Stored data
# # # #
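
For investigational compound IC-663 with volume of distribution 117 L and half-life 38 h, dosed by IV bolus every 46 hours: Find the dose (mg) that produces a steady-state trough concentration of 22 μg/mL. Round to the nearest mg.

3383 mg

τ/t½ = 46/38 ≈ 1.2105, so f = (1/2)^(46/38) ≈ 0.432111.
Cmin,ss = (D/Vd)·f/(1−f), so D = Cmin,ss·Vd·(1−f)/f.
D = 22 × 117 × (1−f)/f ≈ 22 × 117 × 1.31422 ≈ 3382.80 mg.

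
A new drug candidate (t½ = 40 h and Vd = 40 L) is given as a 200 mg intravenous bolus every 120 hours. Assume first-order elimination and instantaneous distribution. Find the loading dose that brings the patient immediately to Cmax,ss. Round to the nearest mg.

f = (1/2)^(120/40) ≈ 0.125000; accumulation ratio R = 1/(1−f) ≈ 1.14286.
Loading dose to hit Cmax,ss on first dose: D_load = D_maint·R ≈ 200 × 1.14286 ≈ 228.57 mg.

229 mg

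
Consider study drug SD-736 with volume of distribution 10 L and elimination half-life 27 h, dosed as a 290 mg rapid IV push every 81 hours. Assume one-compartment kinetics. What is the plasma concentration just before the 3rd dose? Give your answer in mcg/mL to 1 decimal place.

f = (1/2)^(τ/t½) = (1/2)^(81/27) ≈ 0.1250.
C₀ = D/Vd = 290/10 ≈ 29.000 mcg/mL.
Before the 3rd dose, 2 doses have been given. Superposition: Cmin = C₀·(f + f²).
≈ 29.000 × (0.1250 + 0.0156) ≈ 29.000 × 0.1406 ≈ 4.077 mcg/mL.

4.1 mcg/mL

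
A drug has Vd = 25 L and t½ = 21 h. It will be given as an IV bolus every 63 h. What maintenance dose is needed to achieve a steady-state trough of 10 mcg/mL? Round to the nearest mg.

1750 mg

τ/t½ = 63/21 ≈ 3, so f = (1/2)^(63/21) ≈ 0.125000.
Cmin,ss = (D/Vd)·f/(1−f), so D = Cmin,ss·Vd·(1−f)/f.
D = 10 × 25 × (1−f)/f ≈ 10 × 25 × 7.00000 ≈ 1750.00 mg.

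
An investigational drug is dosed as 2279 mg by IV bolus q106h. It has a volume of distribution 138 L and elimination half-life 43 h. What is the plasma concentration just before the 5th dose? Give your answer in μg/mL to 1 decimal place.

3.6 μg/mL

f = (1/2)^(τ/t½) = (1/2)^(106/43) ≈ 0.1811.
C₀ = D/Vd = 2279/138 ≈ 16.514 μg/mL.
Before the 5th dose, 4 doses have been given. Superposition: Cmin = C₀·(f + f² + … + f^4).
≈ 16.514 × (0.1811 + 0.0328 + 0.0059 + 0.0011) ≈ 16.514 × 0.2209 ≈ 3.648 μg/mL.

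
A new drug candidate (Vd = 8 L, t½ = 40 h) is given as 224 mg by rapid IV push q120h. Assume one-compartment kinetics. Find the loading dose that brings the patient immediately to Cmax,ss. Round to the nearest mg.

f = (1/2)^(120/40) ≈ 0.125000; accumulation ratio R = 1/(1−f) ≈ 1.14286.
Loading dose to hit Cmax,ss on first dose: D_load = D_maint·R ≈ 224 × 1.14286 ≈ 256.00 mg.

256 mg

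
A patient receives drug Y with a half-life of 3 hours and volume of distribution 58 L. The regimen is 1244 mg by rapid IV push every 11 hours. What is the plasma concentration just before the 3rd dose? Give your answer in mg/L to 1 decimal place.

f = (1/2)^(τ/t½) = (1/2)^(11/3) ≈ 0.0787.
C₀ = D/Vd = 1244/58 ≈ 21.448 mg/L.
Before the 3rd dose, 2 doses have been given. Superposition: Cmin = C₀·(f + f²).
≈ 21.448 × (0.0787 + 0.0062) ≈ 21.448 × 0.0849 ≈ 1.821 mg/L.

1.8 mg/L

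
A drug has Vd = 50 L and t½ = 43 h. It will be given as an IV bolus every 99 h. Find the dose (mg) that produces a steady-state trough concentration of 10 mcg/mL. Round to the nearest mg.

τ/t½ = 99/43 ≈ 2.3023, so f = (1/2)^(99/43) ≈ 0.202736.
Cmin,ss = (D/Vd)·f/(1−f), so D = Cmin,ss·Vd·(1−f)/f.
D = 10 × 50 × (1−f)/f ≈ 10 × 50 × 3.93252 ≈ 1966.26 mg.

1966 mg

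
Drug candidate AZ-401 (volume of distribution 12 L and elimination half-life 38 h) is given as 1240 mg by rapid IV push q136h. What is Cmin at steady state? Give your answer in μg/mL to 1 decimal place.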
# # # #
*Work order*. Give back every entry, word for word.

*Exercise answer*.
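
For investigational compound IC-663 with volume of distribution 117 L and half-life 38 h, dosed by IV bolus every 46 hours: Find the dose (mg) that produces a steady-state trough concentration of 22 μg/mL. Round to the nearest mg.

3383 mg

τ/t½ = 46/38 ≈ 1.2105, so f = (1/2)^(46/38) ≈ 0.432111.
Cmin,ss = (D/Vd)·f/(1−f), so D = Cmin,ss·Vd·(1−f)/f.
D = 22 × 117 × (1−f)/f ≈ 22 × 117 × 1.31422 ≈ 3382.80 mg.

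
A new drug candidate (t½ = 40 h and Vd = 40 L) is given as a 200 mg intravenous bolus every 120 hours. Assume first-order elimination and instantaneous distribution. Find the loading dose that brings the patient immediately to Cmax,ss. Round to the nearest mg.

f = (1/2)^(120/40) ≈ 0.125000; accumulation ratio R = 1/(1−f) ≈ 1.14286.
Loading dose to hit Cmax,ss on first dose: D_load = D_maint·R ≈ 200 × 1.14286 ≈ 228.57 mg.

229 mg

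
Consider study drug SD-736 with volume of distribution 10 L and elimination half-life 27 h, dosed as a 290 mg rapid IV push every 81 hours. Assume one-compartment kinetics. What is the plasma concentration just before the 3rd dose? Give your answer in mcg/mL to 1 decimal place.

f = (1/2)^(τ/t½) = (1/2)^(81/27) ≈ 0.1250.
C₀ = D/Vd = 290/10 ≈ 29.000 mcg/mL.
Before the 3rd dose, 2 doses have been given. Superposition: Cmin = C₀·(f + f²).
≈ 29.000 × (0.1250 + 0.0156) ≈ 29.000 × 0.1406 ≈ 4.077 mcg/mL.

4.1 mcg/mL

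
A drug has Vd = 25 L and t½ = 21 h. It will be given as an IV bolus every 63 h. What maintenance dose is needed to achieve a steady-state trough of 10 mcg/mL? Round to the nearest mg.

1750 mg

τ/t½ = 63/21 ≈ 3, so f = (1/2)^(63/21) ≈ 0.125000.
Cmin,ss = (D/Vd)·f/(1−f), so D = Cmin,ss·Vd·(1−f)/f.
D = 10 × 25 × (1−f)/f ≈ 10 × 25 × 7.00000 ≈ 1750.00 mg.

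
An investigational drug is dosed as 2279 mg by IV bolus q106h. It has a volume of distribution 138 L and elimination half-life 43 h. What is the plasma concentration just before the 5th dose? Give your answer in μg/mL to 1 decimal place.

3.6 μg/mL

f = (1/2)^(τ/t½) = (1/2)^(106/43) ≈ 0.1811.
C₀ = D/Vd = 2279/138 ≈ 16.514 μg/mL.
Before the 5th dose, 4 doses have been given. Superposition: Cmin = C₀·(f + f² + … + f^4).
≈ 16.514 × (0.1811 + 0.0328 + 0.0059 + 0.0011) ≈ 16.514 × 0.2209 ≈ 3.648 μg/mL.

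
A new drug candidate (Vd = 8 L, t½ = 40 h) is given as 224 mg by rapid IV push q120h. Assume one-compartment kinetics. Find the loading dose that brings the patient immediately to Cmax,ss. Round to the nearest mg.

f = (1/2)^(120/40) ≈ 0.125000; accumulation ratio R = 1/(1−f) ≈ 1.14286.
Loading dose to hit Cmax,ss on first dose: D_load = D_maint·R ≈ 224 × 1.14286 ≈ 256.00 mg.

256 mg

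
A patient receives drug Y with a half-life of 3 hours and volume of distribution 58 L. The regimen is 1244 mg by rapid IV push every 11 hours. What is the plasma concentration just before the 3rd dose? Give your answer in mg/L to 1 decimal place.

f = (1/2)^(τ/t½) = (1/2)^(11/3) ≈ 0.0787.
C₀ = D/Vd = 1244/58 ≈ 21.448 mg/L.
Before the 3rd dose, 2 doses have been given. Superposition: Cmin = C₀·(f + f²).
≈ 21.448 × (0.0787 + 0.0062) ≈ 21.448 × 0.0849 ≈ 1.821 mg/L.

1.8 mg/L

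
A drug has Vd = 50 L and t½ = 43 h. It will be given as an IV bolus every 99 h. Find the dose (mg) that produces a steady-state trough concentration of 10 mcg/mL. Round to the nearest mg.

τ/t½ = 99/43 ≈ 2.3023, so f = (1/2)^(99/43) ≈ 0.202736.
Cmin,ss = (D/Vd)·f/(1−f), so D = Cmin,ss·Vd·(1−f)/f.
D = 10 × 50 × (1−f)/f ≈ 10 × 50 × 3.93252 ≈ 1966.26 mg.

1966 mg

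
Drug candidate AZ-401 (volume of distribution 12 L and elimination half-life 38 h) is given as 1240 mg by rapid IV push q136h. What is Cmin at steady state? Give your answer in μg/mL to 1 decimal place.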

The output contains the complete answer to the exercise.